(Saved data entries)
* * * *

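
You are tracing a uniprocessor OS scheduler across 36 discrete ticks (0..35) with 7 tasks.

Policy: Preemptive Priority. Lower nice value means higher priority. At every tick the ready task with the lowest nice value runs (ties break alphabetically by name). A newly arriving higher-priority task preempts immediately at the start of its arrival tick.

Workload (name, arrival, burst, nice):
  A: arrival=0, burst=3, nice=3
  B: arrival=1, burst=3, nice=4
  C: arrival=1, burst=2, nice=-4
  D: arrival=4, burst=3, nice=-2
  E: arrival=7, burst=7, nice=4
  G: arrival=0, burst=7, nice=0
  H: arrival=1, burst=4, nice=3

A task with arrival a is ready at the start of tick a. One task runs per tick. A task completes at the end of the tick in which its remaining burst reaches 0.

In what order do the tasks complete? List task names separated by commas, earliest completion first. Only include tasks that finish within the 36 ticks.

t=0: ready={A,G} → run G
t=1: ready={A,B,C,G,H} → run C
t=2: ready={A,B,C,G,H} → run C
t=3: ready={A,B,G,H} → run G
t=4: ready={A,B,D,G,H} → run D
t=5: ready={A,B,D,G,H} → run D
t=6: ready={A,B,D,G,H} → run D
t=7: ready={A,B,E,G,H} → run G
t=8: ready={A,B,E,G,H} → run G
t=9: ready={A,B,E,G,H} → run G
t=10: ready={A,B,E,G,H} → run G
t=11: ready={A,B,E,G,H} → run G
t=12: ready={A,B,E,H} → run A
t=13: ready={A,B,E,H} → run A
t=14: ready={A,B,E,H} → run A
t=15: ready={B,E,H} → run H
t=16: ready={B,E,H} → run H
t=17: ready={B,E,H} → run H
t=18: ready={B,E,H} → run H
t=19: ready={B,E} → run B
t=20: ready={B,E} → run B
t=21: ready={B,E} → run B
t=22: ready={E} → run E
t=23: ready={E} → run E
t=24: ready={E} → run E
t=25: ready={E} → run E
t=26: ready={E} → run E
t=27: ready={E} → run E
t=28: ready={E} → run E
t=29: (idle)
t=30: (idle)
t=31: (idle)
t=32: (idle)
t=33: (idle)
t=34: (idle)
t=35: (idle)

completion order = C, D, G, A, H, B, E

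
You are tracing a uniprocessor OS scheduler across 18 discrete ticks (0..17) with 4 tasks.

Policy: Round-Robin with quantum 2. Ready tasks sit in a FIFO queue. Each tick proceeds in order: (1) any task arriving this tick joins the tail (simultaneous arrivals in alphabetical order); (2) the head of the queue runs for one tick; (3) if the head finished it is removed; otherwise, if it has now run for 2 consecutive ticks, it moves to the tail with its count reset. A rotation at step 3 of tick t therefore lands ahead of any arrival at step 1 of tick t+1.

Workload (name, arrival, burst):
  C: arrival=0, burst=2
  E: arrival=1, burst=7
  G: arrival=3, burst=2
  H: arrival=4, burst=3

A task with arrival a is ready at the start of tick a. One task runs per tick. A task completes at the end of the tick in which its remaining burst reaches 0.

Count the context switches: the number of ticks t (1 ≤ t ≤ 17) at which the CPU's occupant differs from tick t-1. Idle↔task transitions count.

t=0: queue=[C] q_used=0 → run C
t=1: queue=[C,E] q_used=1 → run C
t=2: queue=[E] q_used=0 → run E
t=3: queue=[E,G] q_used=1 → run E
t=4: queue=[G,E,H] q_used=0 → run G
t=5: queue=[G,E,H] q_used=1 → run G
t=6: queue=[E,H] q_used=0 → run E
t=7: queue=[E,H] q_used=1 → run E
t=8: queue=[H,E] q_used=0 → run H
t=9: queue=[H,E] q_used=1 → run H
t=10: queue=[E,H] q_used=0 → run E
t=11: queue=[E,H] q_used=1 → run E
t=12: queue=[H,E] q_used=0 → run H
t=13: queue=[E] q_used=0 → run E
t=14: (idle)
t=15: (idle)
t=16: (idle)
t=17: (idle)

context switches = 8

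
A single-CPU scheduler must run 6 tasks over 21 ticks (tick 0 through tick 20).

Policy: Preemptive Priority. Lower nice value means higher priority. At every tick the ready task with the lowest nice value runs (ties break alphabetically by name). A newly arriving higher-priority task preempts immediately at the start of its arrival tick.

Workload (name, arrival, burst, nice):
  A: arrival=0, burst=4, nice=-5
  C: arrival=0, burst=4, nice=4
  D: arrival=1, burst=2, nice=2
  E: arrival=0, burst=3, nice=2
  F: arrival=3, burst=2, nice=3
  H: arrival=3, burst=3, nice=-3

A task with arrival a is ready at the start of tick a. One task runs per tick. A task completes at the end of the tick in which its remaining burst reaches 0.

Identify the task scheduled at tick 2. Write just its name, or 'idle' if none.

running at tick 2 = A

t=0: ready={A,C,E} → run A
t=1: ready={A,C,D,E} → run A
t=2: ready={A,C,D,E} → run A
t=3: ready={A,C,D,E,F,H} → run A
t=4: ready={C,D,E,F,H} → run H
t=5: ready={C,D,E,F,H} → run H
t=6: ready={C,D,E,F,H} → run H
t=7: ready={C,D,E,F} → run D
t=8: ready={C,D,E,F} → run D
t=9: ready={C,E,F} → run E
t=10: ready={C,E,F} → run E
t=11: ready={C,E,F} → run E
t=12: ready={C,F} → run F
t=13: ready={C,F} → run F
t=14: ready={C} → run C
t=15: ready={C} → run C
t=16: ready={C} → run C
t=17: ready={C} → run C
t=18: (idle)
t=19: (idle)
t=20: (idle)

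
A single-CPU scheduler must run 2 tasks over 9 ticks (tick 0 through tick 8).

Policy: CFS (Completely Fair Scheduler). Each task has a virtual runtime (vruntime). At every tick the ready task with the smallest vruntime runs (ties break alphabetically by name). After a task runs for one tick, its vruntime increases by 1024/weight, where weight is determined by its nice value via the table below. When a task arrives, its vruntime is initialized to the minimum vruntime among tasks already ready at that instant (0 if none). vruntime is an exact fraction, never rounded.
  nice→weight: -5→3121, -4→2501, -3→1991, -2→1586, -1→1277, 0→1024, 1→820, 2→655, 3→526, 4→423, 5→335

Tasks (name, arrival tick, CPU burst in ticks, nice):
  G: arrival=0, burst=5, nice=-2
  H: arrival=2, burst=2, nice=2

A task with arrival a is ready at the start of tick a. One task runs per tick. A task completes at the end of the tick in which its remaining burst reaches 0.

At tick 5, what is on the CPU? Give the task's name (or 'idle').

t=0: vr[G=0] → run G
t=1: vr[G=512/793] → run G
t=2: vr[G=1024/793 H=1024/793] → run G
t=3: vr[G=1536/793 H=1024/793] → run H
t=4: vr[G=1536/793 H=1482752/519415] → run G
t=5: vr[G=2048/793 H=1482752/519415] → run G
t=6: vr[H=1482752/519415] → run H
t=7: (idle)
t=8: (idle)

running at tick 5 = G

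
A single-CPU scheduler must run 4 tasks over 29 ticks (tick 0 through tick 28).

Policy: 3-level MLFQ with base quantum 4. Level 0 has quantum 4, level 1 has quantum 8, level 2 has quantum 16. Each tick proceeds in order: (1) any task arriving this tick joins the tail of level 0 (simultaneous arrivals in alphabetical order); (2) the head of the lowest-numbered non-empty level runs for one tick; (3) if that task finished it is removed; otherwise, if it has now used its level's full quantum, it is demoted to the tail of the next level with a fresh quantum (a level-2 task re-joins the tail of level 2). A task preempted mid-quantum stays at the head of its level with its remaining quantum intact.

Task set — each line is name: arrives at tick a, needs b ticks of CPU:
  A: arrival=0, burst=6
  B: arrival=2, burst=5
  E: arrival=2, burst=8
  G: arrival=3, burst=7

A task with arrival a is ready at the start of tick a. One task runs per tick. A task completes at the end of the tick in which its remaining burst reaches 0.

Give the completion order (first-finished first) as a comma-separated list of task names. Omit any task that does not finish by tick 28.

completion order = A, B, E, G

t=0: L0/L1/L2 = A/-/- → run A
t=1: L0/L1/L2 = A/-/- → run A
t=2: L0/L1/L2 = ABE/-/- → run A
t=3: L0/L1/L2 = ABEG/-/- → run A
t=4: L0/L1/L2 = BEG/A/- → run B
t=5: L0/L1/L2 = BEG/A/- → run B
t=6: L0/L1/L2 = BEG/A/- → run B
t=7: L0/L1/L2 = BEG/A/- → run B
t=8: L0/L1/L2 = EG/AB/- → run E
t=9: L0/L1/L2 = EG/AB/- → run E
t=10: L0/L1/L2 = EG/AB/- → run E
t=11: L0/L1/L2 = EG/AB/- → run E
t=12: L0/L1/L2 = G/ABE/- → run G
t=13: L0/L1/L2 = G/ABE/- → run G
t=14: L0/L1/L2 = G/ABE/- → run G
t=15: L0/L1/L2 = G/ABE/- → run G
t=16: L0/L1/L2 = -/ABEG/- → run A
t=17: L0/L1/L2 = -/ABEG/- → run A
t=18: L0/L1/L2 = -/BEG/- → run B
t=19: L0/L1/L2 = -/EG/- → run E
t=20: L0/L1/L2 = -/EG/- → run E
t=21: L0/L1/L2 = -/EG/- → run E
t=22: L0/L1/L2 = -/EG/- → run E
t=23: L0/L1/L2 = -/G/- → run G
t=24: L0/L1/L2 = -/G/- → run G
t=25: L0/L1/L2 = -/G/- → run G
t=26: (idle)
t=27: (idle)
t=28: (idle)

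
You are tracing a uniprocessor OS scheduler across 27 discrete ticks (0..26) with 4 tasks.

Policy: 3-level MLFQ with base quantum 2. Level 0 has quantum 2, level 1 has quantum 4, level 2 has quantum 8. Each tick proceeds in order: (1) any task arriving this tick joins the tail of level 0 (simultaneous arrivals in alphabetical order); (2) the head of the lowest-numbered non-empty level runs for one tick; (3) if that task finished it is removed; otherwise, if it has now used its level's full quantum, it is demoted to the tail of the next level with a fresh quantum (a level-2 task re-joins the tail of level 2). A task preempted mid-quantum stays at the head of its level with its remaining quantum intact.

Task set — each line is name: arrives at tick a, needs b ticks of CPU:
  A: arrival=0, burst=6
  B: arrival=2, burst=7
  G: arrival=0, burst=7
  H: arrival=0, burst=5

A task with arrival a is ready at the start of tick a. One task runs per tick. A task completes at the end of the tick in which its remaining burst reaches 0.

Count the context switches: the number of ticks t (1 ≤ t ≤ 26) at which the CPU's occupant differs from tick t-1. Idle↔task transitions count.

t=0: L0/L1/L2 = AGH/-/- → run A
t=1: L0/L1/L2 = AGH/-/- → run A
t=2: L0/L1/L2 = GHB/A/- → run G
t=3: L0/L1/L2 = GHB/A/- → run G
t=4: L0/L1/L2 = HB/AG/- → run H
t=5: L0/L1/L2 = HB/AG/- → run H
t=6: L0/L1/L2 = B/AGH/- → run B
t=7: L0/L1/L2 = B/AGH/- → run B
t=8: L0/L1/L2 = -/AGHB/- → run A
t=9: L0/L1/L2 = -/AGHB/- → run A
t=10: L0/L1/L2 = -/AGHB/- → run A
t=11: L0/L1/L2 = -/AGHB/- → run A
t=12: L0/L1/L2 = -/GHB/- → run G
t=13: L0/L1/L2 = -/GHB/- → run G
t=14: L0/L1/L2 = -/GHB/- → run G
t=15: L0/L1/L2 = -/GHB/- → run G
t=16: L0/L1/L2 = -/HB/G → run H
t=17: L0/L1/L2 = -/HB/G → run H
t=18: L0/L1/L2 = -/HB/G → run H
t=19: L0/L1/L2 = -/B/G → run B
t=20: L0/L1/L2 = -/B/G → run B
t=21: L0/L1/L2 = -/B/G → run B
t=22: L0/L1/L2 = -/B/G → run B
t=23: L0/L1/L2 = -/-/GB → run G
t=24: L0/L1/L2 = -/-/B → run B
t=25: (idle)
t=26: (idle)

context switches = 10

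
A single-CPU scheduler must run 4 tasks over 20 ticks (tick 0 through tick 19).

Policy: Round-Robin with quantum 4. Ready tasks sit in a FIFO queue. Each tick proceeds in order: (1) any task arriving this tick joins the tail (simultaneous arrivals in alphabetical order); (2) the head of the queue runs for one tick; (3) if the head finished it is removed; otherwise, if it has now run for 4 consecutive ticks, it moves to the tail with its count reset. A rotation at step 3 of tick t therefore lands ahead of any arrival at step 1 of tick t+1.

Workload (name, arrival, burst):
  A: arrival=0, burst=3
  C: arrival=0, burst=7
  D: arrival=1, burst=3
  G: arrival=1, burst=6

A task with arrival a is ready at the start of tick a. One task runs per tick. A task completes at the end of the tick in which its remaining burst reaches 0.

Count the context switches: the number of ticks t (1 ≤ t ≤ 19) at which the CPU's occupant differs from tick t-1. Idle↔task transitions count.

context switches = 6

t=0: queue=[A,C] q_used=0 → run A
t=1: queue=[A,C,D,G] q_used=1 → run A
t=2: queue=[A,C,D,G] q_used=2 → run A
t=3: queue=[C,D,G] q_used=0 → run C
t=4: queue=[C,D,G] q_used=1 → run C
t=5: queue=[C,D,G] q_used=2 → run C
t=6: queue=[C,D,G] q_used=3 → run C
t=7: queue=[D,G,C] q_used=0 → run D
t=8: queue=[D,G,C] q_used=1 → run D
t=9: queue=[D,G,C] q_used=2 → run D
t=10: queue=[G,C] q_used=0 → run G
t=11: queue=[G,C] q_used=1 → run G
t=12: queue=[G,C] q_used=2 → run G
t=13: queue=[G,C] q_used=3 → run G
t=14: queue=[C,G] q_used=0 → run C
t=15: queue=[C,G] q_used=1 → run C
t=16: queue=[C,G] q_used=2 → run C
t=17: queue=[G] q_used=0 → run G
t=18: queue=[G] q_used=1 → run G
t=19: (idle)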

* * * *

Directions for this task ->
Only one stretch of the entries above is wanted: the lines from the one containing "E: arrival=7, burst=7, nice=4" through the one containing "H: arrival=4, burst=3". Please reproduce it exactly.

Output ->
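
  E: arrival=7, burst=7, nice=4
  G: arrival=0, burst=7, nice=0
  H: arrival=1, burst=4, nice=3

A task with arrival a is ready at the start of tick a. One task runs per tick. A task completes at the end of the tick in which its remaining burst reaches 0.

In what order do the tasks complete? List task names separated by commas, earliest completion first. Only include tasks that finish within the 36 ticks.

t=0: ready={A,G} → run G
t=1: ready={A,B,C,G,H} → run C
t=2: ready={A,B,C,G,H} → run C
t=3: ready={A,B,G,H} → run G
t=4: ready={A,B,D,G,H} → run D
t=5: ready={A,B,D,G,H} → run D
t=6: ready={A,B,D,G,H} → run D
t=7: ready={A,B,E,G,H} → run G
t=8: ready={A,B,E,G,H} → run G
t=9: ready={A,B,E,G,H} → run G
t=10: ready={A,B,E,G,H} → run G
t=11: ready={A,B,E,G,H} → run G
t=12: ready={A,B,E,H} → run A
t=13: ready={A,B,E,H} → run A
t=14: ready={A,B,E,H} → run A
t=15: ready={B,E,H} → run H
t=16: ready={B,E,H} → run H
t=17: ready={B,E,H} → run H
t=18: ready={B,E,H} → run H
t=19: ready={B,E} → run B
t=20: ready={B,E} → run B
t=21: ready={B,E} → run B
t=22: ready={E} → run E
t=23: ready={E} → run E
t=24: ready={E} → run E
t=25: ready={E} → run E
t=26: ready={E} → run E
t=27: ready={E} → run E
t=28: ready={E} → run E
t=29: (idle)
t=30: (idle)
t=31: (idle)
t=32: (idle)
t=33: (idle)
t=34: (idle)
t=35: (idle)

completion order = C, D, G, A, H, B, E

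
You are tracing a uniprocessor OS scheduler across 18 discrete ticks (0..17) with 4 tasks.

Policy: Round-Robin with quantum 2. Ready tasks sit in a FIFO queue. Each tick proceeds in order: (1) any task arriving this tick joins the tail (simultaneous arrivals in alphabetical order); (2) the head of the queue runs for one tick; (3) if the head finished it is removed; otherwise, if it has now run for 2 consecutive ticks, it moves to the tail with its count reset. A rotation at step 3 of tick t therefore lands ahead of any arrival at step 1 of tick t+1.

Workload (name, arrival, burst):
  C: arrival=0, burst=2
  E: arrival=1, burst=7
  G: arrival=3, burst=2
  H: arrival=4, burst=3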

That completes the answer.